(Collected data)
*****
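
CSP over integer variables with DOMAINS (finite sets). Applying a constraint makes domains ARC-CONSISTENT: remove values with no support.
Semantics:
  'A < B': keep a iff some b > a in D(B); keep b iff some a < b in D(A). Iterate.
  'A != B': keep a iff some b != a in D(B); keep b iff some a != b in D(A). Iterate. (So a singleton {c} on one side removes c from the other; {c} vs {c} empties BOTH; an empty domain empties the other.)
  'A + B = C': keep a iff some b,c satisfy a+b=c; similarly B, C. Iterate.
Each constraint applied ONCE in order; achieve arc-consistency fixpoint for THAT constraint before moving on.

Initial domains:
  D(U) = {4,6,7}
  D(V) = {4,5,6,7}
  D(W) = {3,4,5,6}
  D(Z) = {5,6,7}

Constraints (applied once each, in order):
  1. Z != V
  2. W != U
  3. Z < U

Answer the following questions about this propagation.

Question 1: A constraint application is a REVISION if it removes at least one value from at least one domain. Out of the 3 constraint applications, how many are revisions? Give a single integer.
Answer: 1

Derivation:
Constraint 1 (Z != V) on D(Z)={5,6,7} D(V)={4,5,6,7}: no change => not a revision
Constraint 2 (W != U) on D(W)={3,4,5,6} D(U)={4,6,7}: no change => not a revision
Constraint 3 (Z < U) on D(Z)={5,6,7} D(U)={4,6,7}: Z {5,6,7}->{5,6}; U {4,6,7}->{6,7} => REVISION
Total revisions = 1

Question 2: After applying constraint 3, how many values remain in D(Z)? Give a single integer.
Constraint 1 (Z != V) on D(Z)={5,6,7} D(V)={4,5,6,7}: no change
Constraint 2 (W != U) on D(W)={3,4,5,6} D(U)={4,6,7}: no change
Constraint 3 (Z < U) on D(Z)={5,6,7} D(U)={4,6,7}: Z {5,6,7}->{5,6}; U {4,6,7}->{6,7}
So after constraint 3: D(Z)={5,6}, size = 2

Answer: 2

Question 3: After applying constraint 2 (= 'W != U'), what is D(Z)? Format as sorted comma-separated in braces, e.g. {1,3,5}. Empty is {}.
Answer: {5,6,7}

Derivation:
Constraint 1 (Z != V) on D(Z)={5,6,7} D(V)={4,5,6,7}: no change
Constraint 2 (W != U) on D(W)={3,4,5,6} D(U)={4,6,7}: no change
So after constraint 2: D(Z) = {5,6,7}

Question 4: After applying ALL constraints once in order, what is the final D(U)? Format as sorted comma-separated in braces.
Constraint 1 (Z != V) on D(Z)={5,6,7} D(V)={4,5,6,7}: no change
Constraint 2 (W != U) on D(W)={3,4,5,6} D(U)={4,6,7}: no change
Constraint 3 (Z < U) on D(Z)={5,6,7} D(U)={4,6,7}: Z {5,6,7}->{5,6}; U {4,6,7}->{6,7}
So after all 3 constraints: D(U) = {6,7}

Answer: {6,7}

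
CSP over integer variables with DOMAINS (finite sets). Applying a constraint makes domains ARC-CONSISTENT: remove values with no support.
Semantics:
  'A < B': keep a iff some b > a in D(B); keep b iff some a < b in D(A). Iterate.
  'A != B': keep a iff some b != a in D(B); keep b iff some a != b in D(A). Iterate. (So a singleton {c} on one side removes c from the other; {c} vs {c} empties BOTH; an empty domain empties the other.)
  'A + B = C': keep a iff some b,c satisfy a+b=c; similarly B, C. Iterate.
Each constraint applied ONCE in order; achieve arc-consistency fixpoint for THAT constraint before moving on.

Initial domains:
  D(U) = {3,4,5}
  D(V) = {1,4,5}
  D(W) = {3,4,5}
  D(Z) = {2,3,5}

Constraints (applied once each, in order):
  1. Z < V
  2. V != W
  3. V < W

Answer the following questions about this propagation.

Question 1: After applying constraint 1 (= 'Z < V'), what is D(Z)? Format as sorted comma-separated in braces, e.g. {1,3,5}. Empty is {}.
Constraint 1 (Z < V) on D(Z)={2,3,5} D(V)={1,4,5}: Z {2,3,5}->{2,3}; V {1,4,5}->{4,5}
So after constraint 1: D(Z) = {2,3}

Answer: {2,3}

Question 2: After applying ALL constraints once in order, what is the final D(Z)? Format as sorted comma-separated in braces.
Constraint 1 (Z < V) on D(Z)={2,3,5} D(V)={1,4,5}: Z {2,3,5}->{2,3}; V {1,4,5}->{4,5}
Constraint 2 (V != W) on D(V)={4,5} D(W)={3,4,5}: no change
Constraint 3 (V < W) on D(V)={4,5} D(W)={3,4,5}: V {4,5}->{4}; W {3,4,5}->{5}
So after all 3 constraints: D(Z) = {2,3}

Answer: {2,3}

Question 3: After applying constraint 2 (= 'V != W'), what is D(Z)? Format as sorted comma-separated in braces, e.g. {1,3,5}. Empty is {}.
Answer: {2,3}

Derivation:
Constraint 1 (Z < V) on D(Z)={2,3,5} D(V)={1,4,5}: Z {2,3,5}->{2,3}; V {1,4,5}->{4,5}
Constraint 2 (V != W) on D(V)={4,5} D(W)={3,4,5}: no change
So after constraint 2: D(Z) = {2,3}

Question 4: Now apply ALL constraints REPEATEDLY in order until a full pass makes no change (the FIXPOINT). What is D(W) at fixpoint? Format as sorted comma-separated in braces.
pass 0 (initial): D(W)={3,4,5}
pass 1: V {1,4,5}->{4}; W {3,4,5}->{5}; Z {2,3,5}->{2,3}
pass 2: no change
Fixpoint after 2 passes: D(W) = {5}

Answer: {5}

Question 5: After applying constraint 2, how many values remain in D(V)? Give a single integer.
Answer: 2

Derivation:
Constraint 1 (Z < V) on D(Z)={2,3,5} D(V)={1,4,5}: Z {2,3,5}->{2,3}; V {1,4,5}->{4,5}
Constraint 2 (V != W) on D(V)={4,5} D(W)={3,4,5}: no change
So after constraint 2: D(V)={4,5}, size = 2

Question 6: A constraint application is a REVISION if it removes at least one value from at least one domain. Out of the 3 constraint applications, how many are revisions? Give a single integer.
Answer: 2

Derivation:
Constraint 1 (Z < V) on D(Z)={2,3,5} D(V)={1,4,5}: Z {2,3,5}->{2,3}; V {1,4,5}->{4,5} => REVISION
Constraint 2 (V != W) on D(V)={4,5} D(W)={3,4,5}: no change => not a revision
Constraint 3 (V < W) on D(V)={4,5} D(W)={3,4,5}: V {4,5}->{4}; W {3,4,5}->{5} => REVISION
Total revisions = 2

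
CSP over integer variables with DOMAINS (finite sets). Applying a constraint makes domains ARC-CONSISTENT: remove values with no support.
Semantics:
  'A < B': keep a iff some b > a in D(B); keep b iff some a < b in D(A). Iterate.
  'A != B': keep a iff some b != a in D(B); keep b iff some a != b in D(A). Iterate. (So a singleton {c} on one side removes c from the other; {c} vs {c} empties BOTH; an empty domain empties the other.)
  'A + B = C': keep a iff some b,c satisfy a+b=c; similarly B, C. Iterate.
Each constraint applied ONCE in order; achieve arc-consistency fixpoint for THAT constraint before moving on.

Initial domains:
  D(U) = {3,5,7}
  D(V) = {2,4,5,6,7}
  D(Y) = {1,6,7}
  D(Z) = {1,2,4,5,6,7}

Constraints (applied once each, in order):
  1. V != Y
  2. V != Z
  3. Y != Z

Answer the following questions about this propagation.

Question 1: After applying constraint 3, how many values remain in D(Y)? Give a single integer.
Answer: 3

Derivation:
Constraint 1 (V != Y) on D(V)={2,4,5,6,7} D(Y)={1,6,7}: no change
Constraint 2 (V != Z) on D(V)={2,4,5,6,7} D(Z)={1,2,4,5,6,7}: no change
Constraint 3 (Y != Z) on D(Y)={1,6,7} D(Z)={1,2,4,5,6,7}: no change
So after constraint 3: D(Y)={1,6,7}, size = 3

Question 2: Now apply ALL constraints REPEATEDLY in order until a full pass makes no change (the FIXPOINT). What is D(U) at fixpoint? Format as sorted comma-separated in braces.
Answer: {3,5,7}

Derivation:
pass 0 (initial): D(U)={3,5,7}
pass 1: no change
Fixpoint after 1 passes: D(U) = {3,5,7}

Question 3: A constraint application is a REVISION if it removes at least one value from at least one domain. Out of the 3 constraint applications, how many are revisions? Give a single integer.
Constraint 1 (V != Y) on D(V)={2,4,5,6,7} D(Y)={1,6,7}: no change => not a revision
Constraint 2 (V != Z) on D(V)={2,4,5,6,7} D(Z)={1,2,4,5,6,7}: no change => not a revision
Constraint 3 (Y != Z) on D(Y)={1,6,7} D(Z)={1,2,4,5,6,7}: no change => not a revision
Total revisions = 0

Answer: 0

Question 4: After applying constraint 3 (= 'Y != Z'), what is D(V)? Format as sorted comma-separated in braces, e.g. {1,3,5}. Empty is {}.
Constraint 1 (V != Y) on D(V)={2,4,5,6,7} D(Y)={1,6,7}: no change
Constraint 2 (V != Z) on D(V)={2,4,5,6,7} D(Z)={1,2,4,5,6,7}: no change
Constraint 3 (Y != Z) on D(Y)={1,6,7} D(Z)={1,2,4,5,6,7}: no change
So after constraint 3: D(V) = {2,4,5,6,7}

Answer: {2,4,5,6,7}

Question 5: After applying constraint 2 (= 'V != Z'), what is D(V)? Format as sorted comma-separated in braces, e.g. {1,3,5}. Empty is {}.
Answer: {2,4,5,6,7}

Derivation:
Constraint 1 (V != Y) on D(V)={2,4,5,6,7} D(Y)={1,6,7}: no change
Constraint 2 (V != Z) on D(V)={2,4,5,6,7} D(Z)={1,2,4,5,6,7}: no change
So after constraint 2: D(V) = {2,4,5,6,7}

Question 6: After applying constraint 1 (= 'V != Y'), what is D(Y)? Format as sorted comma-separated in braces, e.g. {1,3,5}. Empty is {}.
Constraint 1 (V != Y) on D(V)={2,4,5,6,7} D(Y)={1,6,7}: no change
So after constraint 1: D(Y) = {1,6,7}

Answer: {1,6,7}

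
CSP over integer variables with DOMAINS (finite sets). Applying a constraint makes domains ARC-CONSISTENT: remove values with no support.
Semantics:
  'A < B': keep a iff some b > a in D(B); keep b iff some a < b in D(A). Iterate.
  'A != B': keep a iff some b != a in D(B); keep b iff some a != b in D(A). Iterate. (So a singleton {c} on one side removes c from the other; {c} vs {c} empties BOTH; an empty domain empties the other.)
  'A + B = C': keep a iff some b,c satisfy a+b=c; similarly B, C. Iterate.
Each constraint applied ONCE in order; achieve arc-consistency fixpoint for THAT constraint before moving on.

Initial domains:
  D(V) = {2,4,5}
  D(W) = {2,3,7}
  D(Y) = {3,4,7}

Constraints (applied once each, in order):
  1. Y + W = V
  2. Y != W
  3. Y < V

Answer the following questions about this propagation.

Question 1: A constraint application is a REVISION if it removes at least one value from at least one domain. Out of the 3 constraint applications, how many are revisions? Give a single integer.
Constraint 1 (Y + W = V) on D(Y)={3,4,7} D(W)={2,3,7} D(V)={2,4,5}: Y {3,4,7}->{3}; W {2,3,7}->{2}; V {2,4,5}->{5} => REVISION
Constraint 2 (Y != W) on D(Y)={3} D(W)={2}: no change => not a revision
Constraint 3 (Y < V) on D(Y)={3} D(V)={5}: no change => not a revision
Total revisions = 1

Answer: 1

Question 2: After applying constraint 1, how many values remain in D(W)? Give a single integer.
Constraint 1 (Y + W = V) on D(Y)={3,4,7} D(W)={2,3,7} D(V)={2,4,5}: Y {3,4,7}->{3}; W {2,3,7}->{2}; V {2,4,5}->{5}
So after constraint 1: D(W)={2}, size = 1

Answer: 1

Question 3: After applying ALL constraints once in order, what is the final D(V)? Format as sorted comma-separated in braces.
Constraint 1 (Y + W = V) on D(Y)={3,4,7} D(W)={2,3,7} D(V)={2,4,5}: Y {3,4,7}->{3}; W {2,3,7}->{2}; V {2,4,5}->{5}
Constraint 2 (Y != W) on D(Y)={3} D(W)={2}: no change
Constraint 3 (Y < V) on D(Y)={3} D(V)={5}: no change
So after all 3 constraints: D(V) = {5}

Answer: {5}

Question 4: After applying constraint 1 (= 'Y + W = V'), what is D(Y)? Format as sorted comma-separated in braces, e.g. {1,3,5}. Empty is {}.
Answer: {3}

Derivation:
Constraint 1 (Y + W = V) on D(Y)={3,4,7} D(W)={2,3,7} D(V)={2,4,5}: Y {3,4,7}->{3}; W {2,3,7}->{2}; V {2,4,5}->{5}
So after constraint 1: D(Y) = {3}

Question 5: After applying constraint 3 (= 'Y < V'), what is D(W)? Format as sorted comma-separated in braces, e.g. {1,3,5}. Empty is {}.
Constraint 1 (Y + W = V) on D(Y)={3,4,7} D(W)={2,3,7} D(V)={2,4,5}: Y {3,4,7}->{3}; W {2,3,7}->{2}; V {2,4,5}->{5}
Constraint 2 (Y != W) on D(Y)={3} D(W)={2}: no change
Constraint 3 (Y < V) on D(Y)={3} D(V)={5}: no change
So after constraint 3: D(W) = {2}

Answer: {2}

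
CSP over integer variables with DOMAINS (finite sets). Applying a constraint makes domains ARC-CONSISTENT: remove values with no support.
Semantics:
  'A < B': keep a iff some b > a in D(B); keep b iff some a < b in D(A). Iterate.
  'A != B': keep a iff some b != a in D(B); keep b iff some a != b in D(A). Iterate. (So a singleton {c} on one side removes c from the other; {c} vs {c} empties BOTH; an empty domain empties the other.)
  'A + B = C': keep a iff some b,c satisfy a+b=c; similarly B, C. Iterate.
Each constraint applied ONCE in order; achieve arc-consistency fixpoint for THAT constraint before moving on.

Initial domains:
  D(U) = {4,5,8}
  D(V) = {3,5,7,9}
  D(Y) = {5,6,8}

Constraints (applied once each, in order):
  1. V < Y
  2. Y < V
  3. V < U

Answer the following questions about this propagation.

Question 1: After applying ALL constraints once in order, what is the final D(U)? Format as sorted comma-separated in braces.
Constraint 1 (V < Y) on D(V)={3,5,7,9} D(Y)={5,6,8}: V {3,5,7,9}->{3,5,7}
Constraint 2 (Y < V) on D(Y)={5,6,8} D(V)={3,5,7}: Y {5,6,8}->{5,6}; V {3,5,7}->{7}
Constraint 3 (V < U) on D(V)={7} D(U)={4,5,8}: U {4,5,8}->{8}
So after all 3 constraints: D(U) = {8}

Answer: {8}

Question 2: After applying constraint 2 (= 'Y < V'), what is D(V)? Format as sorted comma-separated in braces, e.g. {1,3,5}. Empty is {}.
Constraint 1 (V < Y) on D(V)={3,5,7,9} D(Y)={5,6,8}: V {3,5,7,9}->{3,5,7}
Constraint 2 (Y < V) on D(Y)={5,6,8} D(V)={3,5,7}: Y {5,6,8}->{5,6}; V {3,5,7}->{7}
So after constraint 2: D(V) = {7}

Answer: {7}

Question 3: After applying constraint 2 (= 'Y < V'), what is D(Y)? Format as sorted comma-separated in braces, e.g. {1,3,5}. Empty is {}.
Answer: {5,6}

Derivation:
Constraint 1 (V < Y) on D(V)={3,5,7,9} D(Y)={5,6,8}: V {3,5,7,9}->{3,5,7}
Constraint 2 (Y < V) on D(Y)={5,6,8} D(V)={3,5,7}: Y {5,6,8}->{5,6}; V {3,5,7}->{7}
So after constraint 2: D(Y) = {5,6}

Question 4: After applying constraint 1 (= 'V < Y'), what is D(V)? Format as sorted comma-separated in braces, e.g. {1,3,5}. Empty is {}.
Constraint 1 (V < Y) on D(V)={3,5,7,9} D(Y)={5,6,8}: V {3,5,7,9}->{3,5,7}
So after constraint 1: D(V) = {3,5,7}

Answer: {3,5,7}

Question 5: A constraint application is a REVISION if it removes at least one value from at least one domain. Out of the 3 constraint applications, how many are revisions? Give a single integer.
Answer: 3

Derivation:
Constraint 1 (V < Y) on D(V)={3,5,7,9} D(Y)={5,6,8}: V {3,5,7,9}->{3,5,7} => REVISION
Constraint 2 (Y < V) on D(Y)={5,6,8} D(V)={3,5,7}: Y {5,6,8}->{5,6}; V {3,5,7}->{7} => REVISION
Constraint 3 (V < U) on D(V)={7} D(U)={4,5,8}: U {4,5,8}->{8} => REVISION
Total revisions = 3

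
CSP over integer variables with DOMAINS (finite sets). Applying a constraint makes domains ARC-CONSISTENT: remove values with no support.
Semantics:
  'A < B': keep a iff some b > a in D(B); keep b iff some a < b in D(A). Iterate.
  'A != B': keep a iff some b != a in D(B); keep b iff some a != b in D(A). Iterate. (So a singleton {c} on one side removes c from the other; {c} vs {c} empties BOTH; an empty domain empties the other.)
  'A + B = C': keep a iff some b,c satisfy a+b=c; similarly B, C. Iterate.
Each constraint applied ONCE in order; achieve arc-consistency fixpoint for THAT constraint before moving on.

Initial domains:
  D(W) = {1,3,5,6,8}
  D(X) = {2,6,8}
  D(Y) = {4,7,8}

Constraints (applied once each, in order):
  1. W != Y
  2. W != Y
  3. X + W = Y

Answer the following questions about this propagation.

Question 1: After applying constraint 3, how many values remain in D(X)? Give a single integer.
Answer: 2

Derivation:
Constraint 1 (W != Y) on D(W)={1,3,5,6,8} D(Y)={4,7,8}: no change
Constraint 2 (W != Y) on D(W)={1,3,5,6,8} D(Y)={4,7,8}: no change
Constraint 3 (X + W = Y) on D(X)={2,6,8} D(W)={1,3,5,6,8} D(Y)={4,7,8}: X {2,6,8}->{2,6}; W {1,3,5,6,8}->{1,5,6}; Y {4,7,8}->{7,8}
So after constraint 3: D(X)={2,6}, size = 2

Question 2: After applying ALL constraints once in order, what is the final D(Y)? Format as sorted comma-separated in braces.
Answer: {7,8}

Derivation:
Constraint 1 (W != Y) on D(W)={1,3,5,6,8} D(Y)={4,7,8}: no change
Constraint 2 (W != Y) on D(W)={1,3,5,6,8} D(Y)={4,7,8}: no change
Constraint 3 (X + W = Y) on D(X)={2,6,8} D(W)={1,3,5,6,8} D(Y)={4,7,8}: X {2,6,8}->{2,6}; W {1,3,5,6,8}->{1,5,6}; Y {4,7,8}->{7,8}
So after all 3 constraints: D(Y) = {7,8}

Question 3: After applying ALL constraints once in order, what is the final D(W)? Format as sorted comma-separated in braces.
Constraint 1 (W != Y) on D(W)={1,3,5,6,8} D(Y)={4,7,8}: no change
Constraint 2 (W != Y) on D(W)={1,3,5,6,8} D(Y)={4,7,8}: no change
Constraint 3 (X + W = Y) on D(X)={2,6,8} D(W)={1,3,5,6,8} D(Y)={4,7,8}: X {2,6,8}->{2,6}; W {1,3,5,6,8}->{1,5,6}; Y {4,7,8}->{7,8}
So after all 3 constraints: D(W) = {1,5,6}

Answer: {1,5,6}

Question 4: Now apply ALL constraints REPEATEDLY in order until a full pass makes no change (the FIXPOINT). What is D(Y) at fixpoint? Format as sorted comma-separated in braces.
pass 0 (initial): D(Y)={4,7,8}
pass 1: W {1,3,5,6,8}->{1,5,6}; X {2,6,8}->{2,6}; Y {4,7,8}->{7,8}
pass 2: no change
Fixpoint after 2 passes: D(Y) = {7,8}

Answer: {7,8}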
*****
AIM OF THE EXERCISE: Look for the line that contains "D(W)? Format as sorted comma-separated in braces." in the entries above. Set it down, along with all later lines, exactly as written.

RESULT:
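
Question 3: After applying ALL constraints once in order, what is the final D(W)? Format as sorted comma-separated in braces.
Constraint 1 (W != Y) on D(W)={1,3,5,6,8} D(Y)={4,7,8}: no change
Constraint 2 (W != Y) on D(W)={1,3,5,6,8} D(Y)={4,7,8}: no change
Constraint 3 (X + W = Y) on D(X)={2,6,8} D(W)={1,3,5,6,8} D(Y)={4,7,8}: X {2,6,8}->{2,6}; W {1,3,5,6,8}->{1,5,6}; Y {4,7,8}->{7,8}
So after all 3 constraints: D(W) = {1,5,6}

Answer: {1,5,6}

Question 4: Now apply ALL constraints REPEATEDLY in order until a full pass makes no change (the FIXPOINT). What is D(Y) at fixpoint? Format as sorted comma-separated in braces.
pass 0 (initial): D(Y)={4,7,8}
pass 1: W {1,3,5,6,8}->{1,5,6}; X {2,6,8}->{2,6}; Y {4,7,8}->{7,8}
pass 2: no change
Fixpoint after 2 passes: D(Y) = {7,8}

Answer: {7,8}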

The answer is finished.